=== Begin Enclosure ===
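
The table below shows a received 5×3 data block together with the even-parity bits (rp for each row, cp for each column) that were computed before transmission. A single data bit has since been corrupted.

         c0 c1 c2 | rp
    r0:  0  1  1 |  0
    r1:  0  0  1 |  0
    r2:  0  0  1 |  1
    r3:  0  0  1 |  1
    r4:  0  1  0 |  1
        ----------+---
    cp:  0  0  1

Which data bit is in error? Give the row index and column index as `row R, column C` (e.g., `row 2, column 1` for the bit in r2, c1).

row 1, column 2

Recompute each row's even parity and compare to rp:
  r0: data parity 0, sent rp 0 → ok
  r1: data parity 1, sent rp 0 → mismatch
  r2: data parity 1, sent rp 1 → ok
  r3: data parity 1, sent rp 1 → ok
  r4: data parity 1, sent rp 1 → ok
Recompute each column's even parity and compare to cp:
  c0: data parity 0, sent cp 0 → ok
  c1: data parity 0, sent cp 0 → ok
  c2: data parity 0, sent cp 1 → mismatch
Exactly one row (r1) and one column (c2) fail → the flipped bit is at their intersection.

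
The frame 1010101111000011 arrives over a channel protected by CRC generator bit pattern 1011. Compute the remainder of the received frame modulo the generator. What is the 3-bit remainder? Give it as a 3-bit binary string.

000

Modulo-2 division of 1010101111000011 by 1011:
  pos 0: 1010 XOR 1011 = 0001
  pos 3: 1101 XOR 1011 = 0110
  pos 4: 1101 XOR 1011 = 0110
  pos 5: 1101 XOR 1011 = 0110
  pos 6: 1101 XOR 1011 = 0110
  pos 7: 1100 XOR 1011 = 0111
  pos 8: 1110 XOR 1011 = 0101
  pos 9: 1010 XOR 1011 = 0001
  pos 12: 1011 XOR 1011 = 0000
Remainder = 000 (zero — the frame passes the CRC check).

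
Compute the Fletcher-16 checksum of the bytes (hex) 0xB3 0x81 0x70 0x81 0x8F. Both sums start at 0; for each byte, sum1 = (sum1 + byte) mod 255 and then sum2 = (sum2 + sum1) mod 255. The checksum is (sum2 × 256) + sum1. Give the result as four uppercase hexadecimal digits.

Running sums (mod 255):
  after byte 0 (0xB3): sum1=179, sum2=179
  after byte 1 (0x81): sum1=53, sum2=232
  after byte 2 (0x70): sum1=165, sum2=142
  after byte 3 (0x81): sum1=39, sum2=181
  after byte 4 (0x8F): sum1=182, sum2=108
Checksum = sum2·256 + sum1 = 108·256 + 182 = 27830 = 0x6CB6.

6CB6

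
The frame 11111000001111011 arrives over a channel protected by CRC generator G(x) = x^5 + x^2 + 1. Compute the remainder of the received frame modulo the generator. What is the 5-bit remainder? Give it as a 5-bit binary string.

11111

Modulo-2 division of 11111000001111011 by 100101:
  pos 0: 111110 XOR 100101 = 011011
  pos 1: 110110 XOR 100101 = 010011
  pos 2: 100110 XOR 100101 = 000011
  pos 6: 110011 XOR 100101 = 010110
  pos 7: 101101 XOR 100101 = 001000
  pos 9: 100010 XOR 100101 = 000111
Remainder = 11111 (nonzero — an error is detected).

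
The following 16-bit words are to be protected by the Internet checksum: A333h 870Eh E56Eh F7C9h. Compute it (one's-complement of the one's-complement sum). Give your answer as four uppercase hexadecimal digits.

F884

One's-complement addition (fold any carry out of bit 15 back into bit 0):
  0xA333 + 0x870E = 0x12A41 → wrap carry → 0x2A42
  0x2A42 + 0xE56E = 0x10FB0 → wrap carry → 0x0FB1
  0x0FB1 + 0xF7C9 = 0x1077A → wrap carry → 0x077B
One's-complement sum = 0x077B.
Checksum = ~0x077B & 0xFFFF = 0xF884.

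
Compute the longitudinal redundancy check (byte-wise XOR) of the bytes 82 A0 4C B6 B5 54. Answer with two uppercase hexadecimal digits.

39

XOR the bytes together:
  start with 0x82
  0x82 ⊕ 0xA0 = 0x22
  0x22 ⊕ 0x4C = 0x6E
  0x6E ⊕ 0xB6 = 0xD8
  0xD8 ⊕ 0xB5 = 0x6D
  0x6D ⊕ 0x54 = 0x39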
=== End Enclosure ===
**TASK DESCRIPTION:**
Reproduce the data above in full, keeping it exactly the same.

**FINAL ANSWER:**
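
The table below shows a received 5×3 data block together with the even-parity bits (rp for each row, cp for each column) that were computed before transmission. A single data bit has since been corrupted.

         c0 c1 c2 | rp
    r0:  0  1  1 |  0
    r1:  0  0  1 |  0
    r2:  0  0  1 |  1
    r3:  0  0  1 |  1
    r4:  0  1  0 |  1
        ----------+---
    cp:  0  0  1

Which data bit is in error? Give the row index and column index as `row R, column C` (e.g., `row 2, column 1` for the bit in r2, c1).

row 1, column 2

Recompute each row's even parity and compare to rp:
  r0: data parity 0, sent rp 0 → ok
  r1: data parity 1, sent rp 0 → mismatch
  r2: data parity 1, sent rp 1 → ok
  r3: data parity 1, sent rp 1 → ok
  r4: data parity 1, sent rp 1 → ok
Recompute each column's even parity and compare to cp:
  c0: data parity 0, sent cp 0 → ok
  c1: data parity 0, sent cp 0 → ok
  c2: data parity 0, sent cp 1 → mismatch
Exactly one row (r1) and one column (c2) fail → the flipped bit is at their intersection.

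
The frame 1010101111000011 arrives over a channel protected by CRC generator bit pattern 1011. Compute the remainder of the received frame modulo the generator. What is the 3-bit remainder? Give it as a 3-bit binary string.

000

Modulo-2 division of 1010101111000011 by 1011:
  pos 0: 1010 XOR 1011 = 0001
  pos 3: 1101 XOR 1011 = 0110
  pos 4: 1101 XOR 1011 = 0110
  pos 5: 1101 XOR 1011 = 0110
  pos 6: 1101 XOR 1011 = 0110
  pos 7: 1100 XOR 1011 = 0111
  pos 8: 1110 XOR 1011 = 0101
  pos 9: 1010 XOR 1011 = 0001
  pos 12: 1011 XOR 1011 = 0000
Remainder = 000 (zero — the frame passes the CRC check).

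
Compute the Fletcher-16 checksum of the bytes (hex) 0xB3 0x81 0x70 0x81 0x8F. Both sums start at 0; for each byte, sum1 = (sum1 + byte) mod 255 and then sum2 = (sum2 + sum1) mod 255. The checksum is (sum2 × 256) + sum1. Give the result as four uppercase hexadecimal digits.

Running sums (mod 255):
  after byte 0 (0xB3): sum1=179, sum2=179
  after byte 1 (0x81): sum1=53, sum2=232
  after byte 2 (0x70): sum1=165, sum2=142
  after byte 3 (0x81): sum1=39, sum2=181
  after byte 4 (0x8F): sum1=182, sum2=108
Checksum = sum2·256 + sum1 = 108·256 + 182 = 27830 = 0x6CB6.

6CB6

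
The frame 11111000001111011 arrives over a channel protected by CRC generator G(x) = x^5 + x^2 + 1. Compute the remainder of the received frame modulo the generator. What is the 5-bit remainder? Give it as a 5-bit binary string.

11111

Modulo-2 division of 11111000001111011 by 100101:
  pos 0: 111110 XOR 100101 = 011011
  pos 1: 110110 XOR 100101 = 010011
  pos 2: 100110 XOR 100101 = 000011
  pos 6: 110011 XOR 100101 = 010110
  pos 7: 101101 XOR 100101 = 001000
  pos 9: 100010 XOR 100101 = 000111
Remainder = 11111 (nonzero — an error is detected).

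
The following 16-bit words are to be protected by the Internet checksum: A333h 870Eh E56Eh F7C9h. Compute it (one's-complement of the one's-complement sum). Give your answer as four uppercase hexadecimal digits.

F884

One's-complement addition (fold any carry out of bit 15 back into bit 0):
  0xA333 + 0x870E = 0x12A41 → wrap carry → 0x2A42
  0x2A42 + 0xE56E = 0x10FB0 → wrap carry → 0x0FB1
  0x0FB1 + 0xF7C9 = 0x1077A → wrap carry → 0x077B
One's-complement sum = 0x077B.
Checksum = ~0x077B & 0xFFFF = 0xF884.

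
Compute the longitudinal redundancy check (byte-wise XOR) of the bytes 82 A0 4C B6 B5 54. Answer with two uppercase hexadecimal digits.

39

XOR the bytes together:
  start with 0x82
  0x82 ⊕ 0xA0 = 0x22
  0x22 ⊕ 0x4C = 0x6E
  0x6E ⊕ 0xB6 = 0xD8
  0xD8 ⊕ 0xB5 = 0x6D
  0x6D ⊕ 0x54 = 0x39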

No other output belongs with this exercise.